Recorded data:

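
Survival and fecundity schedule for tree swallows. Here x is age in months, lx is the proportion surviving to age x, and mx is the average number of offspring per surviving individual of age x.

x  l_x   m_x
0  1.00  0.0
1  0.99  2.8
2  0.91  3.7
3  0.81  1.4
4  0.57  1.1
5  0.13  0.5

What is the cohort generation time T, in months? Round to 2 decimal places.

1.98

lx·mx: 0, 2.772, 3.367, 1.134, 0.627, 0.065 → R0 = 7.965
x·lx·mx: 0, 2.772, 6.734, 3.402, 2.508, 0.325 → Σ = 15.741
T = 15.741 / 7.965 = 1.976271… → 1.98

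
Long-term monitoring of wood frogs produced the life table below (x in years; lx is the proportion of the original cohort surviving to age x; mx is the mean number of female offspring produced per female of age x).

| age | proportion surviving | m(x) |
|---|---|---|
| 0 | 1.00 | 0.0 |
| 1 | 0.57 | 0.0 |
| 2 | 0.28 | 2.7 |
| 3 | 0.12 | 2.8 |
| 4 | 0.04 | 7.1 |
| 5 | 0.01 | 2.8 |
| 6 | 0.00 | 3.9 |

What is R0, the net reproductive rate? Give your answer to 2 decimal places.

lx·mx by age: 0, 0, 0.756, 0.336, 0.284, 0.028, 0
R0 = Σ lx·mx = 1.404 → 1.40

1.40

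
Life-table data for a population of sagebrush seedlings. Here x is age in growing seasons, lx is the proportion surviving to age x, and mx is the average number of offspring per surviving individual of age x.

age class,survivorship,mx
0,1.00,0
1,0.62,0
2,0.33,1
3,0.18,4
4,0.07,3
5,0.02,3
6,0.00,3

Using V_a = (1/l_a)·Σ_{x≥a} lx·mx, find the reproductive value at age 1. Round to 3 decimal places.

2.129

lx·mx for x ≥ 1: 0, 0.33, 0.72, 0.21, 0.06, 0 → sum = 1.32
V_1 = 1.32 / l_1 = 1.32 / 0.62 = 2.129032… → 2.129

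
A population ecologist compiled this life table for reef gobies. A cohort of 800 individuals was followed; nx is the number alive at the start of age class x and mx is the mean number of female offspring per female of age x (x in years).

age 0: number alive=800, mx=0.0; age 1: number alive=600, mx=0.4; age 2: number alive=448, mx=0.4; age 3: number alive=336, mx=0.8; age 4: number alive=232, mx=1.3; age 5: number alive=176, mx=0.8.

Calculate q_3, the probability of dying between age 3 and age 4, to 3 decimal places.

lx = nx/n0 = nx/800: 1, 0.75, 0.56, 0.42, 0.29, 0.22
q_3 = (l_3 − l_4) / l_3 = (0.42 − 0.29) / 0.42
     = 0.13 / 0.42 = 0.309524… → 0.310

0.310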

Exercise aim:
Using the records given above, list every line that includes the word "population".

Task answer:
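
Life-table data for a population of sagebrush seedlings. Here x is age in growing seasons, lx is the proportion surviving to age x, and mx is the average number of offspring per surviving individual of age x.
A population ecologist compiled this life table for reef gobies. A cohort of 800 individuals was followed; nx is the number alive at the start of age class x and mx is the mean number of female offspring per female of age x (x in years).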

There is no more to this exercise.